*Exercise requirements:*
Your answer should be the entries, repeated exactly.

*Supplied entries:*
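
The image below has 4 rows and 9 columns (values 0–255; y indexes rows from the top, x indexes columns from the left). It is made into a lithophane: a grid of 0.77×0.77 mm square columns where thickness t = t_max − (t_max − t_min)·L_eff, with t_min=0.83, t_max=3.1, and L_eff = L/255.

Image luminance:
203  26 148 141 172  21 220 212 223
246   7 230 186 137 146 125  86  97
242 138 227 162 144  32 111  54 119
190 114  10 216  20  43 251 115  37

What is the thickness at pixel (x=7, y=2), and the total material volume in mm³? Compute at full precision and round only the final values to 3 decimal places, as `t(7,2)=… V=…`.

span = t_max - t_min = 3.1 - 0.83 = 2.270
L(7,2) = 54, L_eff = 54/255 = 0.211765
t(7,2) = 3.1 - 2.270·0.211765 = 2.619
Σt over all 4·9 pixels = 581541/8500 ≈ 68.4165882
V = pitch²·Σt = 0.77²·581541/8500 = 40.564

t(7,2)=2.619 V=40.564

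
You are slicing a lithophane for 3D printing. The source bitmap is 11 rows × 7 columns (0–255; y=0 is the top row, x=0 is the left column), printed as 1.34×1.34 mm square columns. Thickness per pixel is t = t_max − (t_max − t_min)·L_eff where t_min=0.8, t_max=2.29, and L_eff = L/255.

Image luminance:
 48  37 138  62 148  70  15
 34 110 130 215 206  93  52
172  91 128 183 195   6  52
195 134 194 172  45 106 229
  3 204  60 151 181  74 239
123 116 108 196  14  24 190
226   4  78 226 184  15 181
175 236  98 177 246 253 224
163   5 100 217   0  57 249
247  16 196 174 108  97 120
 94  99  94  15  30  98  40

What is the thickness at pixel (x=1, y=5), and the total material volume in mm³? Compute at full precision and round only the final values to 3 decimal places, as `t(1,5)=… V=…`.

t(1,5)=1.612 V=217.102

span = t_max - t_min = 2.29 - 0.8 = 1.490
L(1,5) = 116, L_eff = 116/255 = 0.454902
t(1,5) = 2.29 - 1.490·0.454902 = 1.612
Σt over all 11·7 pixels = 61663/510 ≈ 120.9078431
V = pitch²·Σt = 1.34²·61663/510 = 217.102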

*Exercise solution:*
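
The image below has 4 rows and 9 columns (values 0–255; y indexes rows from the top, x indexes columns from the left). It is made into a lithophane: a grid of 0.77×0.77 mm square columns where thickness t = t_max − (t_max − t_min)·L_eff, with t_min=0.83, t_max=3.1, and L_eff = L/255.

Image luminance:
203  26 148 141 172  21 220 212 223
246   7 230 186 137 146 125  86  97
242 138 227 162 144  32 111  54 119
190 114  10 216  20  43 251 115  37

What is the thickness at pixel (x=7, y=2), and the total material volume in mm³? Compute at full precision and round only the final values to 3 decimal places, as `t(7,2)=… V=…`.

span = t_max - t_min = 3.1 - 0.83 = 2.270
L(7,2) = 54, L_eff = 54/255 = 0.211765
t(7,2) = 3.1 - 2.270·0.211765 = 2.619
Σt over all 4·9 pixels = 581541/8500 ≈ 68.4165882
V = pitch²·Σt = 0.77²·581541/8500 = 40.564

t(7,2)=2.619 V=40.564

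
You are slicing a lithophane for 3D printing. The source bitmap is 11 rows × 7 columns (0–255; y=0 is the top row, x=0 is the left column), printed as 1.34×1.34 mm square columns. Thickness per pixel is t = t_max − (t_max − t_min)·L_eff where t_min=0.8, t_max=2.29, and L_eff = L/255.

Image luminance:
 48  37 138  62 148  70  15
 34 110 130 215 206  93  52
172  91 128 183 195   6  52
195 134 194 172  45 106 229
  3 204  60 151 181  74 239
123 116 108 196  14  24 190
226   4  78 226 184  15 181
175 236  98 177 246 253 224
163   5 100 217   0  57 249
247  16 196 174 108  97 120
 94  99  94  15  30  98  40

What is the thickness at pixel (x=1, y=5), and the total material volume in mm³? Compute at full precision and round only the final values to 3 decimal places, as `t(1,5)=… V=…`.

t(1,5)=1.612 V=217.102

span = t_max - t_min = 2.29 - 0.8 = 1.490
L(1,5) = 116, L_eff = 116/255 = 0.454902
t(1,5) = 2.29 - 1.490·0.454902 = 1.612
Σt over all 11·7 pixels = 61663/510 ≈ 120.9078431
V = pitch²·Σt = 1.34²·61663/510 = 217.102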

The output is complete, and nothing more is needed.